[Input Boundary: Start]
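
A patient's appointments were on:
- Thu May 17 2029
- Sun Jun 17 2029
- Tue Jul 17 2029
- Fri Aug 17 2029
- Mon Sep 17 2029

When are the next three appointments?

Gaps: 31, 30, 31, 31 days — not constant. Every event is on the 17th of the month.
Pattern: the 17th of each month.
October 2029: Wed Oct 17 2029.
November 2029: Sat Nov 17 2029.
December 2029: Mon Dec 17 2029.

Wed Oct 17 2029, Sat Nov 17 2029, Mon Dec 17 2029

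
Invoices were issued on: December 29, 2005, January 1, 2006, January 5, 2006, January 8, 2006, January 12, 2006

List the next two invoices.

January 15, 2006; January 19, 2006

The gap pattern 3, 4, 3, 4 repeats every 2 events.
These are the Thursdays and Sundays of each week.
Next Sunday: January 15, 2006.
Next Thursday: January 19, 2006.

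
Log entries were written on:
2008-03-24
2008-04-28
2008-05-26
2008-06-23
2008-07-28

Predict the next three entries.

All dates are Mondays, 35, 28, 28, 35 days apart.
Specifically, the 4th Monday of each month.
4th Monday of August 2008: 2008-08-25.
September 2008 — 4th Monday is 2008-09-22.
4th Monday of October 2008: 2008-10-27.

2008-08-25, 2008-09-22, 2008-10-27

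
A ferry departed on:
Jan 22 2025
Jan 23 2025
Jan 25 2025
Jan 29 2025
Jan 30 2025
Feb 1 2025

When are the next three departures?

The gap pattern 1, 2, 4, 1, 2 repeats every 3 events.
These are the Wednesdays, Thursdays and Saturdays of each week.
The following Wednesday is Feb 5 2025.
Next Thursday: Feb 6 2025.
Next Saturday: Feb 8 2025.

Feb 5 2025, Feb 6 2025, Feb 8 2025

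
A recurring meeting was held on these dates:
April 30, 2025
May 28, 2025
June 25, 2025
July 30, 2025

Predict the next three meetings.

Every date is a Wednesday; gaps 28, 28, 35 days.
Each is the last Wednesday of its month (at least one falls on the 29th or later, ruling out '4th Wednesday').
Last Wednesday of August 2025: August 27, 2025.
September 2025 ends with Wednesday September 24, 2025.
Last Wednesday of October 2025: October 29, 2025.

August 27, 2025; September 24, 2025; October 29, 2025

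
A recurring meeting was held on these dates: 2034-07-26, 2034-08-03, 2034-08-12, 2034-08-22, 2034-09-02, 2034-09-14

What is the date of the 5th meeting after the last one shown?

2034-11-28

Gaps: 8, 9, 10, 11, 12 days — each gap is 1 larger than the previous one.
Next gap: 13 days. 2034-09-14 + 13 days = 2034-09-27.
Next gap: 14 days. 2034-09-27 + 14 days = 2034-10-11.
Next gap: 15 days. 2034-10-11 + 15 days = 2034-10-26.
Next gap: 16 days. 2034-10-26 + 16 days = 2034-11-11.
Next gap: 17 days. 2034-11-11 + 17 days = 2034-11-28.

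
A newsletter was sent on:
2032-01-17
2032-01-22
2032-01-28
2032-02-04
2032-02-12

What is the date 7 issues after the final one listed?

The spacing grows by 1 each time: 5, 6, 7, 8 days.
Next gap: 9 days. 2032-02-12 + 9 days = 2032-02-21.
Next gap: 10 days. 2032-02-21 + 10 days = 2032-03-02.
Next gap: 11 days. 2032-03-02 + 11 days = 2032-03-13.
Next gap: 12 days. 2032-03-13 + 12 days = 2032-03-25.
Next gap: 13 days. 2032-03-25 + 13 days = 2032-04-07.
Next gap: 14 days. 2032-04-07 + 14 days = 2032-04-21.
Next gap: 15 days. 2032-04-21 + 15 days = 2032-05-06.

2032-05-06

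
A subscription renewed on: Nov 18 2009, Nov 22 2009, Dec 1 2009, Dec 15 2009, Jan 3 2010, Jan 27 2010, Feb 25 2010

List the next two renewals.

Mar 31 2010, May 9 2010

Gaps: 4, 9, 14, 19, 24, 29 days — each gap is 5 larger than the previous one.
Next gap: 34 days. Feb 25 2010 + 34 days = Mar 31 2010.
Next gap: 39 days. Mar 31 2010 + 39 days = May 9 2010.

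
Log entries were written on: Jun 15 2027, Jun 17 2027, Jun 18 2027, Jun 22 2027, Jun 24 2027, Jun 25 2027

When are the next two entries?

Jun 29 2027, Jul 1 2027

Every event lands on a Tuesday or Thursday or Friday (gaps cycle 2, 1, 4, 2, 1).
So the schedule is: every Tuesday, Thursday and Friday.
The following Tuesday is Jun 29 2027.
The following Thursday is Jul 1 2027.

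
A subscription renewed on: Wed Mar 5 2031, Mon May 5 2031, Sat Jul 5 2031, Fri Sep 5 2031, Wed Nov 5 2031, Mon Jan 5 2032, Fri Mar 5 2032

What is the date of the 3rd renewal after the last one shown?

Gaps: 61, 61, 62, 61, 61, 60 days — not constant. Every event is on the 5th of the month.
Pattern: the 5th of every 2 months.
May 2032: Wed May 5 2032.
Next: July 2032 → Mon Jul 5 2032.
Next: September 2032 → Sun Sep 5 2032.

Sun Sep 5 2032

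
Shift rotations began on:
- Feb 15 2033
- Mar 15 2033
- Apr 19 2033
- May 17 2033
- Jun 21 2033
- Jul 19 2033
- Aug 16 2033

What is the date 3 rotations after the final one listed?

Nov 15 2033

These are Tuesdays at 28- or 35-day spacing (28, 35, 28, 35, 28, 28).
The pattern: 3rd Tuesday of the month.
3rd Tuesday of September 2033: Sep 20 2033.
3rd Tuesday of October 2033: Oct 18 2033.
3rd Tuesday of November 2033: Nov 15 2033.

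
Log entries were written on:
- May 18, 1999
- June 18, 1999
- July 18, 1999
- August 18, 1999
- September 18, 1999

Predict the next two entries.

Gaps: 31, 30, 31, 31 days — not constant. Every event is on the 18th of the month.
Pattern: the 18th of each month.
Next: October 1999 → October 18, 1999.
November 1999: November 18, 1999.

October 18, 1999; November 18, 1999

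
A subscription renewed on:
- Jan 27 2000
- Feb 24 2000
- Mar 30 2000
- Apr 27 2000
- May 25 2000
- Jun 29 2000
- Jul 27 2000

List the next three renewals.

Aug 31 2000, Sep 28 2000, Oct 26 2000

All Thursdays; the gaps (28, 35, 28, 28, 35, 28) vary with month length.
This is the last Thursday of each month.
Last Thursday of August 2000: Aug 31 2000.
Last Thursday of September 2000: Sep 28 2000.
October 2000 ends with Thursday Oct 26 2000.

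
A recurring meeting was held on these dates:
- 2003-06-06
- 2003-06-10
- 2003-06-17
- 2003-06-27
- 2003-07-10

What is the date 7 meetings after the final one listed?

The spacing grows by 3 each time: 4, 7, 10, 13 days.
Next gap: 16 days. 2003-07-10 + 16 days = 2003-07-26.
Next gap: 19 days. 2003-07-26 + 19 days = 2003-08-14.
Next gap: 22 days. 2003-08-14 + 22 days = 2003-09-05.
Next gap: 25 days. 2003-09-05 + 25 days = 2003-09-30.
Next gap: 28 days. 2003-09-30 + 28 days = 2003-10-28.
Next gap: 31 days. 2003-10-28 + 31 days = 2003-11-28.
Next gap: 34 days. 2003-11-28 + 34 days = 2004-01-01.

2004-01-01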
[Input Boundary: End]
[Input Boundary: Start]
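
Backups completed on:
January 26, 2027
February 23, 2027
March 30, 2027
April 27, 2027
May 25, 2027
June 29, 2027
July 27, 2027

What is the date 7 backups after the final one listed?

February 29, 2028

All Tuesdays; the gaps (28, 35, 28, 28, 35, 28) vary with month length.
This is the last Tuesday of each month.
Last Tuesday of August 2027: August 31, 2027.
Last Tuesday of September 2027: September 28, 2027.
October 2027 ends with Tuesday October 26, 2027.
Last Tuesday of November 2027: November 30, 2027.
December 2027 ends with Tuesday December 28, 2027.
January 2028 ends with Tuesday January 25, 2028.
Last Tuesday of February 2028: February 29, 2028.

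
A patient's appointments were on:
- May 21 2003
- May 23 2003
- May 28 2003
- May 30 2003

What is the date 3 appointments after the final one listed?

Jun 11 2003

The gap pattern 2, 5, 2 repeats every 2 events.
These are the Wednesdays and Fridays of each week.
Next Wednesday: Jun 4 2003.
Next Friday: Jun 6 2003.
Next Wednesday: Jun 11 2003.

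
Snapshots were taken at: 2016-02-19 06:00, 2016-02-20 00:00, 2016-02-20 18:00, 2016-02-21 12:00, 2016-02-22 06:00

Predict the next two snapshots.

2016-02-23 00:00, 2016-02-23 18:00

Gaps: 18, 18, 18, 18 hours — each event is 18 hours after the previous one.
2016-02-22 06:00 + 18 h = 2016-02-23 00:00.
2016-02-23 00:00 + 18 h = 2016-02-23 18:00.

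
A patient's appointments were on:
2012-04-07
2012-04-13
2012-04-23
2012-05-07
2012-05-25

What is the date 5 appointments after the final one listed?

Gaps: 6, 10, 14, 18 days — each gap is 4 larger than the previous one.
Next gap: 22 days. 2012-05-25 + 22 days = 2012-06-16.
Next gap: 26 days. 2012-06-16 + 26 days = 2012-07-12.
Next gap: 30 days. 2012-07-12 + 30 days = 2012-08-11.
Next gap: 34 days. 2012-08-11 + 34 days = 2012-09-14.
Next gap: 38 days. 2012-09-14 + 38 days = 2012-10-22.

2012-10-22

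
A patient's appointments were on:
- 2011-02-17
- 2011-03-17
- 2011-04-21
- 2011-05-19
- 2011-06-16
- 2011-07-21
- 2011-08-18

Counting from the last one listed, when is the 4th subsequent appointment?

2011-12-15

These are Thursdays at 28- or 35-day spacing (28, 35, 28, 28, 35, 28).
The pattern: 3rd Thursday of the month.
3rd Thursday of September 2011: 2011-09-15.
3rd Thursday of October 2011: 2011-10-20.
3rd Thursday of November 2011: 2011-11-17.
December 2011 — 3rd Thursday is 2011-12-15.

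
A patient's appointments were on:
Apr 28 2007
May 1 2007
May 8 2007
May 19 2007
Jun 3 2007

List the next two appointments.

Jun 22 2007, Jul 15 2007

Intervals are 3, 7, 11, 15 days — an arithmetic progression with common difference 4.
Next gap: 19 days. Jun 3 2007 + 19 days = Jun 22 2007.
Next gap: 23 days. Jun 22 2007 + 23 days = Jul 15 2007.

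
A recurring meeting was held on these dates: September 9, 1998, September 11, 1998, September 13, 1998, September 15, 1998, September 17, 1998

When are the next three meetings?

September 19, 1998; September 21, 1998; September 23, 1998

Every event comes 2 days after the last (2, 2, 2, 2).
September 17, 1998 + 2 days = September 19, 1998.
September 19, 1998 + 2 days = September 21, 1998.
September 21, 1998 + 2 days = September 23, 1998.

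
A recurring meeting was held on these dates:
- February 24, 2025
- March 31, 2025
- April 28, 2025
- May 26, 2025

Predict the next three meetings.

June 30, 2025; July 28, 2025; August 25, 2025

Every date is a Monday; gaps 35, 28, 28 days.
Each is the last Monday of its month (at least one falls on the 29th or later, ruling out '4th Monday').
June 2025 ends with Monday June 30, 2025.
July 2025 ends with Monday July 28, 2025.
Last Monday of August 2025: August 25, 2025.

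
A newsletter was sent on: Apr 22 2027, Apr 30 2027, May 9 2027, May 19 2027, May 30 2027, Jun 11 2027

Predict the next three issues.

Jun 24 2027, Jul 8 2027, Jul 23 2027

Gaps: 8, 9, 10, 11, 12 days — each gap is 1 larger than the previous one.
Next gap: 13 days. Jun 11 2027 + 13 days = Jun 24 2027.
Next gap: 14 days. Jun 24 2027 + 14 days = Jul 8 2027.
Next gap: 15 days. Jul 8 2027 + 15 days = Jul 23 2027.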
[Input Boundary: End]
_Your assignment_
Using the entries shown above, reproduce verbatim the lines from the line bearing "- June 18, 1999" to the line bearing "- May 25 2000", inclusive.

_Final answer_
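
- June 18, 1999
- July 18, 1999
- August 18, 1999
- September 18, 1999

Predict the next two entries.

Gaps: 31, 30, 31, 31 days — not constant. Every event is on the 18th of the month.
Pattern: the 18th of each month.
Next: October 1999 → October 18, 1999.
November 1999: November 18, 1999.

October 18, 1999; November 18, 1999

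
A subscription renewed on:
- Jan 27 2000
- Feb 24 2000
- Mar 30 2000
- Apr 27 2000
- May 25 2000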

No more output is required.